Task — The data must be returned in full, with no character altered.
Records provided section start
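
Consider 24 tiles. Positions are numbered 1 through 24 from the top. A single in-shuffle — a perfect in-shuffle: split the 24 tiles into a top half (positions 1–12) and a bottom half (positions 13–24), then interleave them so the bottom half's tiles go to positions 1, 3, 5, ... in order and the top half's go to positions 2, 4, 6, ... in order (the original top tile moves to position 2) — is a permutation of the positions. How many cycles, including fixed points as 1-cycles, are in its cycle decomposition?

2

Trace each unvisited position around until it returns:
(1 2 4 8 16 7 ... len 20) (5 10 20 15)
2 cycles in total.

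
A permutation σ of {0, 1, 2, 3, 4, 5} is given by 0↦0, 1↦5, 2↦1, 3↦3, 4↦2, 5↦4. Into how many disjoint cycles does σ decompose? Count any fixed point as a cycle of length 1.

Cycle decomposition: (0) (1 5 4 2) (3).
3 cycles.

3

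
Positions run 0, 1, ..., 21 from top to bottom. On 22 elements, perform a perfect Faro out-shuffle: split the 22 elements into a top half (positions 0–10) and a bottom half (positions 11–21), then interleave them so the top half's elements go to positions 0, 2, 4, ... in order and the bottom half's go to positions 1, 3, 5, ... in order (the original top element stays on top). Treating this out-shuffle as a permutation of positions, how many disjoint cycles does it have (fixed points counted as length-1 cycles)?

Trace each unvisited position around until it returns:
(0) (1 2 4 8 16 11) (3 6 12) (5 10 20 19 17 13) (7 14) (9 18 15) (21)
7 cycles in total.

7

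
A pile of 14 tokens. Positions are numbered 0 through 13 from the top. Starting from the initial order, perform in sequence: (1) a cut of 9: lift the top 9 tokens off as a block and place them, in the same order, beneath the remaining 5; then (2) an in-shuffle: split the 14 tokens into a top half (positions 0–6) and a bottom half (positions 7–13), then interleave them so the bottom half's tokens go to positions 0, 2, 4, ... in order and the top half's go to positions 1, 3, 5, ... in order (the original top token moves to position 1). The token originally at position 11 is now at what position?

5

Track the token from position 11 forward through each operation:
  after op 1 (cut 9): 11 → 2
  after op 2 (in-shuffle): 2 → 5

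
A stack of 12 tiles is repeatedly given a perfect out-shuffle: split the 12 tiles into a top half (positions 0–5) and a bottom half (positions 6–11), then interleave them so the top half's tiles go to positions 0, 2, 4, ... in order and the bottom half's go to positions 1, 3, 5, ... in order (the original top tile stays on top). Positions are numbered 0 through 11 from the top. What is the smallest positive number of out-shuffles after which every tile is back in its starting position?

The out-shuffle permutes the 12 positions with cycle lengths [1, 1, 10].
Every tile is home exactly when every cycle has completed a whole number of laps, i.e. after lcm(1, 10) = 10 out-shuffles.

10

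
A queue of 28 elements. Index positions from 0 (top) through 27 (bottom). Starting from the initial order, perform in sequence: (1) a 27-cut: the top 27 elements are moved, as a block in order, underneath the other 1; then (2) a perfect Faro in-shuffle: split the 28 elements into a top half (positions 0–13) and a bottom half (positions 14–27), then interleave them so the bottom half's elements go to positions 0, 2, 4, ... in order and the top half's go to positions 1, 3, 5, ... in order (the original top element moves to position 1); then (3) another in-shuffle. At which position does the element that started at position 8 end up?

10

Track the element from position 8 forward through each operation:
  after op 1 (cut 27): 8 → 9
  after op 2 (in-shuffle): 9 → 19
  after op 3 (in-shuffle): 19 → 10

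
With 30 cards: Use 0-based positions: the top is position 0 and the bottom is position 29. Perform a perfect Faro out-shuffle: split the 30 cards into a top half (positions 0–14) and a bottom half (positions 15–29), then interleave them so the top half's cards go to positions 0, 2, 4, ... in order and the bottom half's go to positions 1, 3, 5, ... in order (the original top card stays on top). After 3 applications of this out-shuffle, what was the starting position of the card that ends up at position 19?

Work backwards from position 19, undoing one out-shuffle at a time:
19 ← 24 ← 12 ← 6
So the card now at position 19 started at position 6.

6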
Records provided section end
Worked solution —
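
Consider 24 tiles. Positions are numbered 1 through 24 from the top. A single in-shuffle — a perfect in-shuffle: split the 24 tiles into a top half (positions 1–12) and a bottom half (positions 13–24), then interleave them so the bottom half's tiles go to positions 1, 3, 5, ... in order and the top half's go to positions 2, 4, 6, ... in order (the original top tile moves to position 2) — is a permutation of the positions. How many cycles, including fixed points as 1-cycles, are in its cycle decomposition?

2

Trace each unvisited position around until it returns:
(1 2 4 8 16 7 ... len 20) (5 10 20 15)
2 cycles in total.

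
A permutation σ of {0, 1, 2, 3, 4, 5} is given by 0↦0, 1↦5, 2↦1, 3↦3, 4↦2, 5↦4. Into how many disjoint cycles does σ decompose? Count any fixed point as a cycle of length 1.

Cycle decomposition: (0) (1 5 4 2) (3).
3 cycles.

3

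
Positions run 0, 1, ..., 21 from top to bottom. On 22 elements, perform a perfect Faro out-shuffle: split the 22 elements into a top half (positions 0–10) and a bottom half (positions 11–21), then interleave them so the top half's elements go to positions 0, 2, 4, ... in order and the bottom half's go to positions 1, 3, 5, ... in order (the original top element stays on top). Treating this out-shuffle as a permutation of positions, how many disjoint cycles does it have (fixed points counted as length-1 cycles)?

Trace each unvisited position around until it returns:
(0) (1 2 4 8 16 11) (3 6 12) (5 10 20 19 17 13) (7 14) (9 18 15) (21)
7 cycles in total.

7

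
A pile of 14 tokens. Positions are numbered 0 through 13 from the top. Starting from the initial order, perform in sequence: (1) a cut of 9: lift the top 9 tokens off as a block and place them, in the same order, beneath the remaining 5; then (2) an in-shuffle: split the 14 tokens into a top half (positions 0–6) and a bottom half (positions 7–13), then interleave them so the bottom half's tokens go to positions 0, 2, 4, ... in order and the top half's go to positions 1, 3, 5, ... in order (the original top token moves to position 1). The token originally at position 11 is now at what position?

5

Track the token from position 11 forward through each operation:
  after op 1 (cut 9): 11 → 2
  after op 2 (in-shuffle): 2 → 5

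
A stack of 12 tiles is repeatedly given a perfect out-shuffle: split the 12 tiles into a top half (positions 0–5) and a bottom half (positions 6–11), then interleave them so the top half's tiles go to positions 0, 2, 4, ... in order and the bottom half's go to positions 1, 3, 5, ... in order (the original top tile stays on top). Positions are numbered 0 through 11 from the top. What is the smallest positive number of out-shuffles after which every tile is back in its starting position?

The out-shuffle permutes the 12 positions with cycle lengths [1, 1, 10].
Every tile is home exactly when every cycle has completed a whole number of laps, i.e. after lcm(1, 10) = 10 out-shuffles.

10

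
A queue of 28 elements. Index positions from 0 (top) through 27 (bottom). Starting from the initial order, perform in sequence: (1) a 27-cut: the top 27 elements are moved, as a block in order, underneath the other 1; then (2) a perfect Faro in-shuffle: split the 28 elements into a top half (positions 0–13) and a bottom half (positions 14–27), then interleave them so the bottom half's elements go to positions 0, 2, 4, ... in order and the top half's go to positions 1, 3, 5, ... in order (the original top element moves to position 1); then (3) another in-shuffle. At which position does the element that started at position 8 end up?

10

Track the element from position 8 forward through each operation:
  after op 1 (cut 27): 8 → 9
  after op 2 (in-shuffle): 9 → 19
  after op 3 (in-shuffle): 19 → 10

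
With 30 cards: Use 0-based positions: the top is position 0 and the bottom is position 29. Perform a perfect Faro out-shuffle: split the 30 cards into a top half (positions 0–14) and a bottom half (positions 15–29), then interleave them so the top half's cards go to positions 0, 2, 4, ... in order and the bottom half's go to positions 1, 3, 5, ... in order (the original top card stays on top). After 3 applications of this out-shuffle, what was the starting position of the card that ends up at position 19?

Work backwards from position 19, undoing one out-shuffle at a time:
19 ← 24 ← 12 ← 6
So the card now at position 19 started at position 6.

6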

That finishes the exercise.